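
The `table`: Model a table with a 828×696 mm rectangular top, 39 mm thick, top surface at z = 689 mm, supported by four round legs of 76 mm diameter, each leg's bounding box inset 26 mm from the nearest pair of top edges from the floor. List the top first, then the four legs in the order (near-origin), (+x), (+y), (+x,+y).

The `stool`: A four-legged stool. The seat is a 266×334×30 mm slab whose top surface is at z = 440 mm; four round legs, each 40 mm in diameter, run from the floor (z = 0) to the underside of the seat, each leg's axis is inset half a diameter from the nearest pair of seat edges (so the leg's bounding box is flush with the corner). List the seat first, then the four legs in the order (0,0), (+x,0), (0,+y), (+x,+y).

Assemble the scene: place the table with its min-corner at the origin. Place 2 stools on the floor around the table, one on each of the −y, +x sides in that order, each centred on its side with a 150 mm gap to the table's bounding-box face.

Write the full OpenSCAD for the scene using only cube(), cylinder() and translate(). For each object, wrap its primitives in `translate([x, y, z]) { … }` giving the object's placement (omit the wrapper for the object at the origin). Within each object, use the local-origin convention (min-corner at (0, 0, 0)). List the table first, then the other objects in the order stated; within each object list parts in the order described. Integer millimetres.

translate([0, 0, 650]) cube([828, 696, 39]);
translate([64, 64, 0]) cylinder(h = 650, r = 38);
translate([764, 64, 0]) cylinder(h = 650, r = 38);
translate([64, 632, 0]) cylinder(h = 650, r = 38);
translate([764, 632, 0]) cylinder(h = 650, r = 38);
translate([281, -484, 0]) {
  translate([0, 0, 410]) cube([266, 334, 30]);
  translate([20, 20, 0]) cylinder(h = 410, r = 20);
  translate([246, 20, 0]) cylinder(h = 410, r = 20);
  translate([20, 314, 0]) cylinder(h = 410, r = 20);
  translate([246, 314, 0]) cylinder(h = 410, r = 20);
}
translate([978, 181, 0]) {
  translate([0, 0, 410]) cube([266, 334, 30]);
  translate([20, 20, 0]) cylinder(h = 410, r = 20);
  translate([246, 20, 0]) cylinder(h = 410, r = 20);
  translate([20, 314, 0]) cylinder(h = 410, r = 20);
  translate([246, 314, 0]) cylinder(h = 410, r = 20);
}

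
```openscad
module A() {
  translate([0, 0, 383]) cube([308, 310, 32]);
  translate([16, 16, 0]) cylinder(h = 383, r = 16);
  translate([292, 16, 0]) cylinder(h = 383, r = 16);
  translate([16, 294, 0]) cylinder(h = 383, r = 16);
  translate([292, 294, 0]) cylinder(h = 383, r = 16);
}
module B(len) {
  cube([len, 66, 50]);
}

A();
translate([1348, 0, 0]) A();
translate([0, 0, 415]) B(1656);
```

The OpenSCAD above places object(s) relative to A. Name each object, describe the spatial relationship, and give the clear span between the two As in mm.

A is a stool. B is a beam. A beam spans the tops of two stools. The clear span between the two stools is 1040 mm.

Second stool starts at x = 1348; first ends at x = 308; clear span = 1348 − 308 = 1040 mm.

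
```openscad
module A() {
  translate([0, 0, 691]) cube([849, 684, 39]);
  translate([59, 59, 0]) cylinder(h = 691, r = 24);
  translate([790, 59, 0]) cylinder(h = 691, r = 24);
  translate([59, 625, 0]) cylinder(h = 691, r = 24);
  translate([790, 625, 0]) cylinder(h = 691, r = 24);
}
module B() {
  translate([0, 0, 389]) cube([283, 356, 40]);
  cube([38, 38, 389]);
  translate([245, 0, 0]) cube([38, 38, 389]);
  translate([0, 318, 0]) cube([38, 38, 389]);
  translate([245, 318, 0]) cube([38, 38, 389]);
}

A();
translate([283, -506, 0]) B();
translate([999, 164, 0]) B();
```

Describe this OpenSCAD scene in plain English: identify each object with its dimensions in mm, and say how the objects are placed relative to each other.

A is a table: top 849 mm (x) × 684 mm (y), 39 mm thick, upper face at z = 730 mm, on four round legs of 48 mm diameter, each leg's bounding box inset 35 mm from the nearest pair of top edges, running from z = 0 to the bottom of the top.

B is a four-legged stool. The seat is 283×356 mm, 40 mm thick, top at z = 429 mm. It stands on four square legs, each 38×38 mm in cross-section, from z = 0 to the seat underside, each flush with a corner of the seat.

Two stools sit around the table at the −y, +x sides.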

● **To do**:
Copy out every entry again, exactly as it was given.

● **Task response**:
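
The `table`: Model a table with a 828×696 mm rectangular top, 39 mm thick, top surface at z = 689 mm, supported by four round legs of 76 mm diameter, each leg's bounding box inset 26 mm from the nearest pair of top edges from the floor. List the top first, then the four legs in the order (near-origin), (+x), (+y), (+x,+y).

The `stool`: A four-legged stool. The seat is a 266×334×30 mm slab whose top surface is at z = 440 mm; four round legs, each 40 mm in diameter, run from the floor (z = 0) to the underside of the seat, each leg's axis is inset half a diameter from the nearest pair of seat edges (so the leg's bounding box is flush with the corner). List the seat first, then the four legs in the order (0,0), (+x,0), (0,+y), (+x,+y).

Assemble the scene: place the table with its min-corner at the origin. Place 2 stools on the floor around the table, one on each of the −y, +x sides in that order, each centred on its side with a 150 mm gap to the table's bounding-box face.

Write the full OpenSCAD for the scene using only cube(), cylinder() and translate(). For each object, wrap its primitives in `translate([x, y, z]) { … }` giving the object's placement (omit the wrapper for the object at the origin). Within each object, use the local-origin convention (min-corner at (0, 0, 0)). List the table first, then the other objects in the order stated; within each object list parts in the order described. Integer millimetres.

translate([0, 0, 650]) cube([828, 696, 39]);
translate([64, 64, 0]) cylinder(h = 650, r = 38);
translate([764, 64, 0]) cylinder(h = 650, r = 38);
translate([64, 632, 0]) cylinder(h = 650, r = 38);
translate([764, 632, 0]) cylinder(h = 650, r = 38);
translate([281, -484, 0]) {
  translate([0, 0, 410]) cube([266, 334, 30]);
  translate([20, 20, 0]) cylinder(h = 410, r = 20);
  translate([246, 20, 0]) cylinder(h = 410, r = 20);
  translate([20, 314, 0]) cylinder(h = 410, r = 20);
  translate([246, 314, 0]) cylinder(h = 410, r = 20);
}
translate([978, 181, 0]) {
  translate([0, 0, 410]) cube([266, 334, 30]);
  translate([20, 20, 0]) cylinder(h = 410, r = 20);
  translate([246, 20, 0]) cylinder(h = 410, r = 20);
  translate([20, 314, 0]) cylinder(h = 410, r = 20);
  translate([246, 314, 0]) cylinder(h = 410, r = 20);
}

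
```openscad
module A() {
  translate([0, 0, 383]) cube([308, 310, 32]);
  translate([16, 16, 0]) cylinder(h = 383, r = 16);
  translate([292, 16, 0]) cylinder(h = 383, r = 16);
  translate([16, 294, 0]) cylinder(h = 383, r = 16);
  translate([292, 294, 0]) cylinder(h = 383, r = 16);
}
module B(len) {
  cube([len, 66, 50]);
}

A();
translate([1348, 0, 0]) A();
translate([0, 0, 415]) B(1656);
```

The OpenSCAD above places object(s) relative to A. Name each object, describe the spatial relationship, and give the clear span between the two As in mm.

A is a stool. B is a beam. A beam spans the tops of two stools. The clear span between the two stools is 1040 mm.

Second stool starts at x = 1348; first ends at x = 308; clear span = 1348 − 308 = 1040 mm.

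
```openscad
module A() {
  translate([0, 0, 691]) cube([849, 684, 39]);
  translate([59, 59, 0]) cylinder(h = 691, r = 24);
  translate([790, 59, 0]) cylinder(h = 691, r = 24);
  translate([59, 625, 0]) cylinder(h = 691, r = 24);
  translate([790, 625, 0]) cylinder(h = 691, r = 24);
}
module B() {
  translate([0, 0, 389]) cube([283, 356, 40]);
  cube([38, 38, 389]);
  translate([245, 0, 0]) cube([38, 38, 389]);
  translate([0, 318, 0]) cube([38, 38, 389]);
  translate([245, 318, 0]) cube([38, 38, 389]);
}

A();
translate([283, -506, 0]) B();
translate([999, 164, 0]) B();
```

Describe this OpenSCAD scene in plain English: identify each object with its dimensions in mm, and say how the objects are placed relative to each other.

A is a table: top 849 mm (x) × 684 mm (y), 39 mm thick, upper face at z = 730 mm, on four round legs of 48 mm diameter, each leg's bounding box inset 35 mm from the nearest pair of top edges, running from z = 0 to the bottom of the top.

B is a four-legged stool. The seat is 283×356 mm, 40 mm thick, top at z = 429 mm. It stands on four square legs, each 38×38 mm in cross-section, from z = 0 to the seat underside, each flush with a corner of the seat.

Two stools sit around the table at the −y, +x sides.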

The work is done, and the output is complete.